GOAL OF THE EXERCISE. Please count the lines of the data that contain "behaves" and state only the total.

-*-*-

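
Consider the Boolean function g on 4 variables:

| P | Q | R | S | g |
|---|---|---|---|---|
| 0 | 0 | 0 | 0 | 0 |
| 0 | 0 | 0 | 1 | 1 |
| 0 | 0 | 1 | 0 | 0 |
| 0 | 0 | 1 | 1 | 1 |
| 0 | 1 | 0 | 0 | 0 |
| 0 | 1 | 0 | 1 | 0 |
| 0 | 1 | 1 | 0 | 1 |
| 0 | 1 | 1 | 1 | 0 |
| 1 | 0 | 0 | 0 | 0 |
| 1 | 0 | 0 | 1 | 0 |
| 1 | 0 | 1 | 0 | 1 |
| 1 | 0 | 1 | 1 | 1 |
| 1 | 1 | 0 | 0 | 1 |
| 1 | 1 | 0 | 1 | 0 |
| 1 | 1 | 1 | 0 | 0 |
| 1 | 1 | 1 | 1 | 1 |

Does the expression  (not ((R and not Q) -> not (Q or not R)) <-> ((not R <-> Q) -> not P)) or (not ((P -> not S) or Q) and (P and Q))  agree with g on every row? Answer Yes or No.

Test each input against both g and the formula:
  P=0, Q=0, R=0, S=0: formula gives 0, g = 0 ✓
  P=0, Q=0, R=0, S=1: formula gives 0, but g = 1 ✗
Row (0,0,0,1) is a counterexample, so the formula is not equivalent to g.

No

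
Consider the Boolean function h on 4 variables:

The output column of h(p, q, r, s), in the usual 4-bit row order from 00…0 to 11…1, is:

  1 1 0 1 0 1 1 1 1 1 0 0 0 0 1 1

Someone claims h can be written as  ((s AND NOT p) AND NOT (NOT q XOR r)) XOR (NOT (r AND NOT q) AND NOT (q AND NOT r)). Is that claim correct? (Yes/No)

Yes

Check the formula against h row by row:
  p=0, q=0, r=0, s=0: formula gives 1, h = 1 ✓
  p=0, q=0, r=0, s=1: formula gives 1, h = 1 ✓
  p=0, q=0, r=1, s=0: formula gives 0, h = 0 ✓
  p=0, q=0, r=1, s=1: formula gives 1, h = 1 ✓
  …and likewise for the remaining 12 rows.
Every row agrees, so the formula is equivalent.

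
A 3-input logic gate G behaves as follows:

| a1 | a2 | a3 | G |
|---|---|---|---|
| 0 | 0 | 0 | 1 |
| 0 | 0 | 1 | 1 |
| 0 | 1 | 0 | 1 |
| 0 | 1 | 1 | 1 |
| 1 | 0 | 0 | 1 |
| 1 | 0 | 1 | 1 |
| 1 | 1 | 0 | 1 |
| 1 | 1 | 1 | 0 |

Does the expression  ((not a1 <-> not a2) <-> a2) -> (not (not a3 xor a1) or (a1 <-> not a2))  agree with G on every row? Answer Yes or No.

Check the formula against G row by row:
  a1=0, a2=0, a3=0: formula gives 1, G = 1 ✓
  a1=0, a2=0, a3=1: formula gives 1, G = 1 ✓
  a1=0, a2=1, a3=0: formula gives 1, G = 1 ✓
  a1=0, a2=1, a3=1: formula gives 1, G = 1 ✓
  a1=1, a2=0, a3=0: formula gives 1, G = 1 ✓
  … (the remaining 3 rows also agree.)
Every row agrees, so the formula is equivalent.

Yes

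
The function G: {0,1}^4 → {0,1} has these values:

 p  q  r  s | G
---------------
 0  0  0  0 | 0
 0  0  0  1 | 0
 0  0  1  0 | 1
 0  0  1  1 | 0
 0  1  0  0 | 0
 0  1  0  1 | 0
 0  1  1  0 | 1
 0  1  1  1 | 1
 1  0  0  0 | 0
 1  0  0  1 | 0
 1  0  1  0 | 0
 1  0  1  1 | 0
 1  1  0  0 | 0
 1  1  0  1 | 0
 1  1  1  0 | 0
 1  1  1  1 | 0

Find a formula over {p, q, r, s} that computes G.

G(p, q, r, s) = ((((p' · q') · r) · s') + (((p' · q) · r) · s')) + (((p' · q) · r) · s)

The 1-rows are (0,0,1,0), (0,1,1,0), (0,1,1,1). Each contributes one minterm — ¬p·¬q·r·¬s; ¬p·q·r·¬s; ¬p·q·r·s — and their disjunction is a sum-of-products form of G.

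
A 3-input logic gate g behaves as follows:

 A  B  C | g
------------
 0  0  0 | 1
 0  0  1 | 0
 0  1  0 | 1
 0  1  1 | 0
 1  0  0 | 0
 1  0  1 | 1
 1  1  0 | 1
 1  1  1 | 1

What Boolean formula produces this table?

g(A, B, C) = NOT ((((NOT A AND NOT B) AND C) OR ((NOT A AND B) AND C)) OR ((A AND NOT B) AND NOT C))

There are just 3 zero rows: (0,0,1), (0,1,1), (1,0,0). Their minterms are ¬A·¬B·C, ¬A·B·C, A·¬B·¬C; the OR of those covers precisely the 0-outputs, and negating it yields g.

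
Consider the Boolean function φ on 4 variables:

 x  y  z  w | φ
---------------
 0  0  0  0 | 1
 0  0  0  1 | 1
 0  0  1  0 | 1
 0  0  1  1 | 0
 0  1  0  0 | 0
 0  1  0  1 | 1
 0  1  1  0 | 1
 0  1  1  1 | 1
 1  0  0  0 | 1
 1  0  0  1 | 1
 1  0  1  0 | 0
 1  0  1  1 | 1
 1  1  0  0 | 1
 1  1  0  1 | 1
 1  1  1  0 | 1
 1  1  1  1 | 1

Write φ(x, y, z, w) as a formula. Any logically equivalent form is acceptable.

The 0-rows are (0,0,1,1), (0,1,0,0), (1,0,1,0). Take each as a conjunction (¬x·¬y·z·w, ¬x·y·¬z·¬w, x·¬y·z·¬w), form their disjunction, and complement — that gives a formula that is 1 everywhere φ is.

φ(x, y, z, w) = ~(((((~x & ~y) & z) & w) | (((~x & y) & ~z) & ~w)) | (((x & ~y) & z) & ~w))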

-*-*-

SOLVED EXERCISE. 2